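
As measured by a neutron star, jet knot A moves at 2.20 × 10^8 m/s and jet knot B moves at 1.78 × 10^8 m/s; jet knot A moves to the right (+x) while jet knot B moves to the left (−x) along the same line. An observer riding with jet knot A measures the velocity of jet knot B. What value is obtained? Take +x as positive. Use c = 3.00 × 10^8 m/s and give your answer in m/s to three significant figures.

-2.77 × 10^8 m/s

β_A = 0.733, β_B = -0.593 (dividing each by c = 3.00 × 10^8 m/s).
Transform to A's frame with the inverse velocity-addition law: u' = (u − v)/(1 − uv/c²), taking u = β_B and v = β_A.
u' = (-0.593 − 0.733) / (1 − (0.733)(-0.593)) = -1.3267/1.4351 = -0.9244.
u' = -0.9244 × 3.00 × 10^8 m/s.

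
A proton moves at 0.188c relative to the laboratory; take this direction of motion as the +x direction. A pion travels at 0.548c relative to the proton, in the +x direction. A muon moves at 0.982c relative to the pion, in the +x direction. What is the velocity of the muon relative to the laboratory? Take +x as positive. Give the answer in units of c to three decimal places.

Apply u = (u' + v)/(1 + u'v/c²) successively, working outward toward the laboratory.
Start: velocity of the proton relative to the laboratory = 0.1880c.
Compose with the pion (u' = 0.548 in the proton frame): u_1 = (0.548 + 0.188) / (1 + 0.548·0.188) = 0.7360/1.1030 = 0.6673.
Compose with the muon (u' = 0.982 in the pion frame): u_2 = (0.982 + 0.667) / (1 + 0.982·0.667) = 1.6493/1.6552 = 0.9964.

0.996c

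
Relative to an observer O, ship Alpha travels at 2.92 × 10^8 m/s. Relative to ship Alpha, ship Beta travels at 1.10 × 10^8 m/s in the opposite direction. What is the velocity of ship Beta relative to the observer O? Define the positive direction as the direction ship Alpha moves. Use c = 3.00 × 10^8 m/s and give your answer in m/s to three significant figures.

In units of c (dividing by 3.00 × 10^8 m/s): v = 0.973, u' = -0.367.
u = (u' + v)/(1 + u'v/c²):
u = (-0.367 + 0.973) / (1 + (-0.367)·0.973) = 0.6067/0.6431 = 0.9433
Converting back: u = 0.9433 × 3.00 × 10^8 m/s.

+2.83 × 10^8 m/s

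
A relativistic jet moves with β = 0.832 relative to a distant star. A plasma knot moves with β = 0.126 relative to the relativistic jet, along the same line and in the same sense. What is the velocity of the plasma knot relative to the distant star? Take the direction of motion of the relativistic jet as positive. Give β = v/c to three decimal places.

β = 0.867

With v = 0.832 and u' = 0.126 (in units of c),
u = (u' + v)/(1 + u'v/c²):
u = (0.126 + 0.832) / (1 + 0.126·0.832) = 0.9580/1.1048 = 0.8671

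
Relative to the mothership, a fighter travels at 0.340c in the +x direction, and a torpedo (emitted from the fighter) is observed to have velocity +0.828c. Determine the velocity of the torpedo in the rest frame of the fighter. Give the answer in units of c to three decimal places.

Invert the composition law: u' = (u − v)/(1 − uv/c²).
u' = (0.828 − 0.340) / (1 − (0.828)(0.340)) = 0.4880/0.7185 = 0.6792.

+0.679c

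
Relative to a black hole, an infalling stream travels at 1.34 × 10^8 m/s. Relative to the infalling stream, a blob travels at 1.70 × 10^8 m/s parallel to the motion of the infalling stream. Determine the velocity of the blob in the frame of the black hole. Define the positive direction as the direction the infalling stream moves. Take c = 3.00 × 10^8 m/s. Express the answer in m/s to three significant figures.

2.43 × 10^8 m/s

In units of c (dividing by 3.00 × 10^8 m/s): v = 0.447, u' = 0.567.
u = (u' + v)/(1 + u'v/c²):
u = (0.567 + 0.447) / (1 + 0.567·0.447) = 1.0133/1.2531 = 0.8087
Converting back: u = 0.8087 × 3.00 × 10^8 m/s.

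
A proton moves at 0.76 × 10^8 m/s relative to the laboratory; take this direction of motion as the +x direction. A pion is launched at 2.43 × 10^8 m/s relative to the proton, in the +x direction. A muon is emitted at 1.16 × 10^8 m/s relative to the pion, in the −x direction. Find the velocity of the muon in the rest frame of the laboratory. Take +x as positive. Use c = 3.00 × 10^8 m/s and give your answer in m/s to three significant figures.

+2.26 × 10^8 m/s

Apply u = (u' + v)/(1 + u'v/c²) successively, working outward toward the laboratory.
(Dividing each given speed by c = 3.00 × 10^8 m/s to work in units of c.)
Start: velocity of the proton relative to the laboratory = 0.2533c.
Compose with the pion (u' = 0.810 in the proton frame): u_1 = (0.810 + 0.253) / (1 + 0.810·0.253) = 1.0633/1.2052 = 0.8823.
Compose with the muon (u' = -0.387 in the pion frame): u_2 = (-0.387 + 0.882) / (1 + (-0.387)·0.882) = 0.4956/0.6588 = 0.7523.
So u = 0.7523 × 3.00 × 10^8 m/s.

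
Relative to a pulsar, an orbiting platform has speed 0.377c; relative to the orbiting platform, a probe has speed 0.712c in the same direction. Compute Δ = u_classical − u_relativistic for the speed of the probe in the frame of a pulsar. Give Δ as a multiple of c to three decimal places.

Δ = 0.230c

Galilean: u_cl = 0.712 + 0.377 = 1.0890.
Relativistic: u_rel = (0.712 + 0.377) / (1 + 0.712·0.377) = 1.0890/1.2684 = 0.8585.
Δ = 1.0890 − 0.8585 = 0.2305.
(The classical prediction exceeds c; the relativistic result does not.)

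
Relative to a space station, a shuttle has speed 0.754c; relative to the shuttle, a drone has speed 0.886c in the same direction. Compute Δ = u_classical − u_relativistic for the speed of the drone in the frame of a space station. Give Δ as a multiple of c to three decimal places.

Δ = 0.657c

Galilean: u_cl = 0.886 + 0.754 = 1.6400.
Relativistic: u_rel = (0.886 + 0.754) / (1 + 0.886·0.754) = 1.6400/1.6680 = 0.9832.
Δ = 1.6400 − 0.9832 = 0.6568.
(The classical prediction exceeds c; the relativistic result does not.)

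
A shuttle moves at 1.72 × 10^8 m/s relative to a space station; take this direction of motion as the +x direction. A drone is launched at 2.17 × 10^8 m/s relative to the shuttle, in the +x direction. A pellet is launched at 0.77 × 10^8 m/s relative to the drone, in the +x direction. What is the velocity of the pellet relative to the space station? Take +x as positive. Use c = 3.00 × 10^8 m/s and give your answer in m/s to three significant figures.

2.85 × 10^8 m/s

Apply u = (u' + v)/(1 + u'v/c²) successively, working outward toward the space station.
(Dividing each given speed by c = 3.00 × 10^8 m/s to work in units of c.)
Start: velocity of the shuttle relative to the space station = 0.5733c.
Compose with the drone (u' = 0.723 in the shuttle frame): u_1 = (0.723 + 0.573) / (1 + 0.723·0.573) = 1.2967/1.4147 = 0.9166.
Compose with the pellet (u' = 0.257 in the drone frame): u_2 = (0.257 + 0.917) / (1 + 0.257·0.917) = 1.1732/1.2353 = 0.9498.
So u = 0.9498 × 3.00 × 10^8 m/s.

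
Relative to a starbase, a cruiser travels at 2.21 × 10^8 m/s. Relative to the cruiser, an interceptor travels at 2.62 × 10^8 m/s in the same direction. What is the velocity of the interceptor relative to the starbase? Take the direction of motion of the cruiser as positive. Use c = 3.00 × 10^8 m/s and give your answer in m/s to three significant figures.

2.94 × 10^8 m/s

In units of c (dividing by 3.00 × 10^8 m/s): v = 0.737, u' = 0.873.
u = (u' + v)/(1 + u'v/c²):
u = (0.873 + 0.737) / (1 + 0.873·0.737) = 1.6100/1.6434 = 0.9797
(Galilean addition would give +1.610c, exceeding c.)
Converting back: u = 0.9797 × 3.00 × 10^8 m/s.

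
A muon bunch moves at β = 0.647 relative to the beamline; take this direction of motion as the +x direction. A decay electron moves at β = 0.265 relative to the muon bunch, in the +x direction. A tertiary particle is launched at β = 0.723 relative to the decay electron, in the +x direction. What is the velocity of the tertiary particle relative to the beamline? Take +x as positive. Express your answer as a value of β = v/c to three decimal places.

β = 0.961

Apply u = (u' + v)/(1 + u'v/c²) successively, working outward toward the beamline.
Start: velocity of the muon bunch relative to the beamline = 0.6470c.
Compose with the decay electron (u' = 0.265 in the muon bunch frame): u_1 = (0.265 + 0.647) / (1 + 0.265·0.647) = 0.9120/1.1715 = 0.7785.
Compose with the tertiary particle (u' = 0.723 in the decay electron frame): u_2 = (0.723 + 0.779) / (1 + 0.723·0.779) = 1.5015/1.5629 = 0.9607.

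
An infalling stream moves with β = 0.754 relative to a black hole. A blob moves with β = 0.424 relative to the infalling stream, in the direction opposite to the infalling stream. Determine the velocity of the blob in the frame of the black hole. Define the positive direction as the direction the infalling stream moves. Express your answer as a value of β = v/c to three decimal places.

With v = 0.754 and u' = -0.424 (in units of c),
u = (u' + v)/(1 + u'v/c²):
u = (-0.424 + 0.754) / (1 + (-0.424)·0.754) = 0.3300/0.6803 = 0.4851
(Galilean addition would give +0.330c.)

β = +0.485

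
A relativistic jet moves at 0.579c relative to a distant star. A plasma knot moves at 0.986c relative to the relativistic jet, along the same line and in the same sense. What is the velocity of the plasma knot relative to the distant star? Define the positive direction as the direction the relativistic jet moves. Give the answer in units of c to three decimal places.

With v = 0.579 and u' = 0.986 (in units of c),
u = (u' + v)/(1 + u'v/c²):
u = (0.986 + 0.579) / (1 + 0.986·0.579) = 1.5650/1.5709 = 0.9962

0.996c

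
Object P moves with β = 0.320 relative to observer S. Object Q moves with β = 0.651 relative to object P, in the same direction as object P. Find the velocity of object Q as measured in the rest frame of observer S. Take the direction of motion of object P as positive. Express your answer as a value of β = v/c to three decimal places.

With v = 0.320 and u' = 0.651 (in units of c),
u = (u' + v)/(1 + u'v/c²):
u = (0.651 + 0.320) / (1 + 0.651·0.320) = 0.9710/1.2083 = 0.8036

β = 0.804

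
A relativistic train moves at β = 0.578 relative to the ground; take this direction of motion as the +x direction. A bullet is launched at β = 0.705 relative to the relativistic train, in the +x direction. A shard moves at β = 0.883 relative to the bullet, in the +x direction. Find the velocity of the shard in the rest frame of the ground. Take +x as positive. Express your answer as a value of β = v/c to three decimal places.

Apply u = (u' + v)/(1 + u'v/c²) successively, working outward toward the ground.
Start: velocity of the relativistic train relative to the ground = 0.5780c.
Compose with the bullet (u' = 0.705 in the relativistic train frame): u_1 = (0.705 + 0.578) / (1 + 0.705·0.578) = 1.2830/1.4075 = 0.9116.
Compose with the shard (u' = 0.883 in the bullet frame): u_2 = (0.883 + 0.912) / (1 + 0.883·0.912) = 1.7946/1.8049 = 0.9943.

β = 0.994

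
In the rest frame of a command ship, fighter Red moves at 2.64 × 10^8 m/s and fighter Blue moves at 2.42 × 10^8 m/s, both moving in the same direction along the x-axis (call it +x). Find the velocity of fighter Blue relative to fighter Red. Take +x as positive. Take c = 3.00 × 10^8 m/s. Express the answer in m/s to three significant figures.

-7.58 × 10^7 m/s

β_A = 0.880, β_B = 0.807 (dividing each by c = 3.00 × 10^8 m/s).
Transform to A's frame with the inverse velocity-addition law: u' = (u − v)/(1 − uv/c²), taking u = β_B and v = β_A.
u' = (0.807 − 0.880) / (1 − (0.880)(0.807)) = -0.0733/0.2901 = -0.2528.
u' = -0.2528 × 3.00 × 10^8 m/s.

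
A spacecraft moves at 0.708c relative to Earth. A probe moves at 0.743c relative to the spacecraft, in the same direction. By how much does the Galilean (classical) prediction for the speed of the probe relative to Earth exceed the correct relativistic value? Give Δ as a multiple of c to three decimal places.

Δ = 0.500c

Galilean: u_cl = 0.743 + 0.708 = 1.4510.
Relativistic: u_rel = (0.743 + 0.708) / (1 + 0.743·0.708) = 1.4510/1.5260 = 0.9508.
Δ = 1.4510 − 0.9508 = 0.5002.
(The classical prediction exceeds c; the relativistic result does not.)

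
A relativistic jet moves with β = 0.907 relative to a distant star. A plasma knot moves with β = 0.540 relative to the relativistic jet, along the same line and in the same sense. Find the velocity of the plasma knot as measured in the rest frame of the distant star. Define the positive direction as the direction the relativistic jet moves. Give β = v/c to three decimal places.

With v = 0.907 and u' = 0.540 (in units of c),
u = (u' + v)/(1 + u'v/c²):
u = (0.540 + 0.907) / (1 + 0.540·0.907) = 1.4470/1.4898 = 0.9713

β = 0.971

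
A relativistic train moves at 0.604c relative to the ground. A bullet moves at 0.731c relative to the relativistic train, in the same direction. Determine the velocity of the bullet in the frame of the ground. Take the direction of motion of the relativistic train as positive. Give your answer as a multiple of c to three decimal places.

0.926c

With v = 0.604 and u' = 0.731 (in units of c),
u = (u' + v)/(1 + u'v/c²):
u = (0.731 + 0.604) / (1 + 0.731·0.604) = 1.3350/1.4415 = 0.9261
(Galilean addition would give +1.335c, exceeding c.)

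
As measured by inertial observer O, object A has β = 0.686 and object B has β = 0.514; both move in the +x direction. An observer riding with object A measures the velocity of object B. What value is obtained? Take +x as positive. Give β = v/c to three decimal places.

β_A = 0.686, β_B = 0.514.
Transform to A's frame with the inverse velocity-addition law: u' = (u − v)/(1 − uv/c²), taking u = β_B and v = β_A.
u' = (0.514 − 0.686) / (1 − (0.686)(0.514)) = -0.1720/0.6474 = -0.2657.

β = -0.266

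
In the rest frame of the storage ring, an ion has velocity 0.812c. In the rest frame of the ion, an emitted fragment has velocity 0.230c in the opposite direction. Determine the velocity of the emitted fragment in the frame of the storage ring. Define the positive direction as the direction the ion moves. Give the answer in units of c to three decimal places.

+0.716c

With v = 0.812 and u' = -0.230 (in units of c),
u = (u' + v)/(1 + u'v/c²):
u = (-0.230 + 0.812) / (1 + (-0.230)·0.812) = 0.5820/0.8132 = 0.7157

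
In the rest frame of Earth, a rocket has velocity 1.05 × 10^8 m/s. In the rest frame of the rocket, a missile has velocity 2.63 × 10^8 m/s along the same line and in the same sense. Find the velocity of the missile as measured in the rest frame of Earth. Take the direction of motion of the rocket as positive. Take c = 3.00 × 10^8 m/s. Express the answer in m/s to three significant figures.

2.82 × 10^8 m/s

In units of c (dividing by 3.00 × 10^8 m/s): v = 0.350, u' = 0.877.
u = (u' + v)/(1 + u'v/c²):
u = (0.877 + 0.350) / (1 + 0.877·0.350) = 1.2267/1.3068 = 0.9387
(Galilean addition would give +1.227c, exceeding c.)
Converting back: u = 0.9387 × 3.00 × 10^8 m/s.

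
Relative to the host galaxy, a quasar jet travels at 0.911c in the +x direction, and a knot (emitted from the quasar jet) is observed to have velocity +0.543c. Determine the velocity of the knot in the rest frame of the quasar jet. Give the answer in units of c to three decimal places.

-0.728c

Invert the composition law: u' = (u − v)/(1 − uv/c²).
u' = (0.543 − 0.911) / (1 − (0.543)(0.911)) = -0.3680/0.5053 = -0.7282.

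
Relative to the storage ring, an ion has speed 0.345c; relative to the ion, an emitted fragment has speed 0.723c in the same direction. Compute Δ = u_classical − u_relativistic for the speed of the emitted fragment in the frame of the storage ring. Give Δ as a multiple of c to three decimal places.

Δ = 0.213c

Galilean: u_cl = 0.723 + 0.345 = 1.0680.
Relativistic: u_rel = (0.723 + 0.345) / (1 + 0.723·0.345) = 1.0680/1.2494 = 0.8548.
Δ = 1.0680 − 0.8548 = 0.2132.
(The classical prediction exceeds c; the relativistic result does not.)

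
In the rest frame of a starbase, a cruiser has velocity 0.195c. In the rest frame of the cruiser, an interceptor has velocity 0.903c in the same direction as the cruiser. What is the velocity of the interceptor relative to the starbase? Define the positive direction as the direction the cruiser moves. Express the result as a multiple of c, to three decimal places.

With v = 0.195 and u' = 0.903 (in units of c),
u = (u' + v)/(1 + u'v/c²):
u = (0.903 + 0.195) / (1 + 0.903·0.195) = 1.0980/1.1761 = 0.9336

0.934c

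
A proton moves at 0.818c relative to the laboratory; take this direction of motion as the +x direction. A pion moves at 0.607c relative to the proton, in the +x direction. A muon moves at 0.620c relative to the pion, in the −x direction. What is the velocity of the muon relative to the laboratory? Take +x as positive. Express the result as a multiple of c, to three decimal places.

Apply u = (u' + v)/(1 + u'v/c²) successively, working outward toward the laboratory.
Start: velocity of the proton relative to the laboratory = 0.8180c.
Compose with the pion (u' = 0.607 in the proton frame): u_1 = (0.607 + 0.818) / (1 + 0.607·0.818) = 1.4250/1.4965 = 0.9522.
Compose with the muon (u' = -0.620 in the pion frame): u_2 = (-0.620 + 0.952) / (1 + (-0.620)·0.952) = 0.3322/0.4096 = 0.8110.

+0.811c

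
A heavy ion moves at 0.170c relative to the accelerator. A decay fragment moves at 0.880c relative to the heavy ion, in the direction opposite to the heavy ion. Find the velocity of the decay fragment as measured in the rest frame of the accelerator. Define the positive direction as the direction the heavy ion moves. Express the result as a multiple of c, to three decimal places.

With v = 0.170 and u' = -0.880 (in units of c),
u = (u' + v)/(1 + u'v/c²):
u = (-0.880 + 0.170) / (1 + (-0.880)·0.170) = -0.7100/0.8504 = -0.8349

-0.835c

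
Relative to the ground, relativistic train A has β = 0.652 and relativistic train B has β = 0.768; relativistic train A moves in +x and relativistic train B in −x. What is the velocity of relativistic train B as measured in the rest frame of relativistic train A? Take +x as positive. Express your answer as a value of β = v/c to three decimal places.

β_A = 0.652, β_B = -0.768.
Transform to A's frame with the inverse velocity-addition law: u' = (u − v)/(1 − uv/c²), taking u = β_B and v = β_A.
u' = (-0.768 − 0.652) / (1 − (0.652)(-0.768)) = -1.4200/1.5007 = -0.9462.

β = -0.946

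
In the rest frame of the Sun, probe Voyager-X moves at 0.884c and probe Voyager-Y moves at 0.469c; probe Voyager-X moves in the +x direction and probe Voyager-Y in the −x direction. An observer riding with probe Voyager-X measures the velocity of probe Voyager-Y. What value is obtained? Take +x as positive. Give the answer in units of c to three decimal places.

-0.956c

β_A = 0.884, β_B = -0.469.
Transform to A's frame with the inverse velocity-addition law: u' = (u − v)/(1 − uv/c²), taking u = β_B and v = β_A.
u' = (-0.469 − 0.884) / (1 − (0.884)(-0.469)) = -1.3530/1.4146 = -0.9565.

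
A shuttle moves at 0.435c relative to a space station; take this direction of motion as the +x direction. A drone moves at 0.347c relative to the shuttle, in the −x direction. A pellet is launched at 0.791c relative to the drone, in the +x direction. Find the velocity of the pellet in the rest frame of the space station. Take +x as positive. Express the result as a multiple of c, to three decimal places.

Apply u = (u' + v)/(1 + u'v/c²) successively, working outward toward the space station.
Start: velocity of the shuttle relative to the space station = 0.4350c.
Compose with the drone (u' = -0.347 in the shuttle frame): u_1 = (-0.347 + 0.435) / (1 + (-0.347)·0.435) = 0.0880/0.8491 = 0.1036.
Compose with the pellet (u' = 0.791 in the drone frame): u_2 = (0.791 + 0.104) / (1 + 0.791·0.104) = 0.8946/1.0820 = 0.8269.

+0.827c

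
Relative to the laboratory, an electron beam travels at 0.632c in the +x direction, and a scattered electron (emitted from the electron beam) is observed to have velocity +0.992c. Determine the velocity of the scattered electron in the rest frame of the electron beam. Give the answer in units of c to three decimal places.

Invert the composition law: u' = (u − v)/(1 − uv/c²).
u' = (0.992 − 0.632) / (1 − (0.992)(0.632)) = 0.3600/0.3731 = 0.9650.

+0.965c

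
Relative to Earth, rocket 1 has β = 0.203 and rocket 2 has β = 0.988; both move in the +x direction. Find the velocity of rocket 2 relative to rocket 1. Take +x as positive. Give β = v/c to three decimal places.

β = +0.982

β_A = 0.203, β_B = 0.988.
Transform to A's frame with the inverse velocity-addition law: u' = (u − v)/(1 − uv/c²), taking u = β_B and v = β_A.
u' = (0.988 − 0.203) / (1 − (0.203)(0.988)) = 0.7850/0.7994 = 0.9819.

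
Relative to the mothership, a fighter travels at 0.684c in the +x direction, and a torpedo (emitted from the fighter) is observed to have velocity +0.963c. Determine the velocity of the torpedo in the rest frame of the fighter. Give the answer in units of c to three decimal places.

+0.817c

Invert the composition law: u' = (u − v)/(1 − uv/c²).
u' = (0.963 − 0.684) / (1 − (0.963)(0.684)) = 0.2790/0.3413 = 0.8174.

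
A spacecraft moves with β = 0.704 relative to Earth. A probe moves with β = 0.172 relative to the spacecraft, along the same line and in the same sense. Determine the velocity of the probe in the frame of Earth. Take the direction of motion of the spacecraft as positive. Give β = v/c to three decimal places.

With v = 0.704 and u' = 0.172 (in units of c),
u = (u' + v)/(1 + u'v/c²):
u = (0.172 + 0.704) / (1 + 0.172·0.704) = 0.8760/1.1211 = 0.7814

β = 0.781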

Aim of the exercise — The required output is the line holding "A spacecraft moves with" plus every line after it in the data, reproduced exactly.

Result for this exercise —
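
A spacecraft moves with β = 0.704 relative to Earth. A probe moves with β = 0.172 relative to the spacecraft, along the same line and in the same sense. Determine the velocity of the probe in the frame of Earth. Take the direction of motion of the spacecraft as positive. Give β = v/c to three decimal places.

With v = 0.704 and u' = 0.172 (in units of c),
u = (u' + v)/(1 + u'v/c²):
u = (0.172 + 0.704) / (1 + 0.172·0.704) = 0.8760/1.1211 = 0.7814

β = 0.781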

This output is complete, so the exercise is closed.